WORK REQUEST:
Check each line of the data, and copy those where "grid" appears.

EXERCISE DATA:
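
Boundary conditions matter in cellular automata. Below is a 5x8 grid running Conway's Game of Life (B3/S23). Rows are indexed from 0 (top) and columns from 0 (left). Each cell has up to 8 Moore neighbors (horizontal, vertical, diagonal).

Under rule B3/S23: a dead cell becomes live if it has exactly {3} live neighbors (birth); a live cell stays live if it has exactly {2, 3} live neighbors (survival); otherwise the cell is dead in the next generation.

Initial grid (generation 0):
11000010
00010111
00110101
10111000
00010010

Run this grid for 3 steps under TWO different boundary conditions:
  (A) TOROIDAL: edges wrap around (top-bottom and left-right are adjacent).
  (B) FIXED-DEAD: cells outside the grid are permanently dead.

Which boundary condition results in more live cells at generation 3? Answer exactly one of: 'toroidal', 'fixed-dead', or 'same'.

Answer: same

Derivation:
Under TOROIDAL boundary, generation 3:
10101010
01101101
01001101
00010000
10010000
Population = 16

Under FIXED-DEAD boundary, generation 3:
00001100
01000101
11000101
11010000
00110110
Population = 16

Comparison: toroidal=16, fixed-dead=16 -> same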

SOLUTION BELOW:
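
Boundary conditions matter in cellular automata. Below is a 5x8 grid running Conway's Game of Life (B3/S23). Rows are indexed from 0 (top) and columns from 0 (left). Each cell has up to 8 Moore neighbors (horizontal, vertical, diagonal).
Initial grid (generation 0):
Run this grid for 3 steps under TWO different boundary conditions:
  (B) FIXED-DEAD: cells outside the grid are permanently dead.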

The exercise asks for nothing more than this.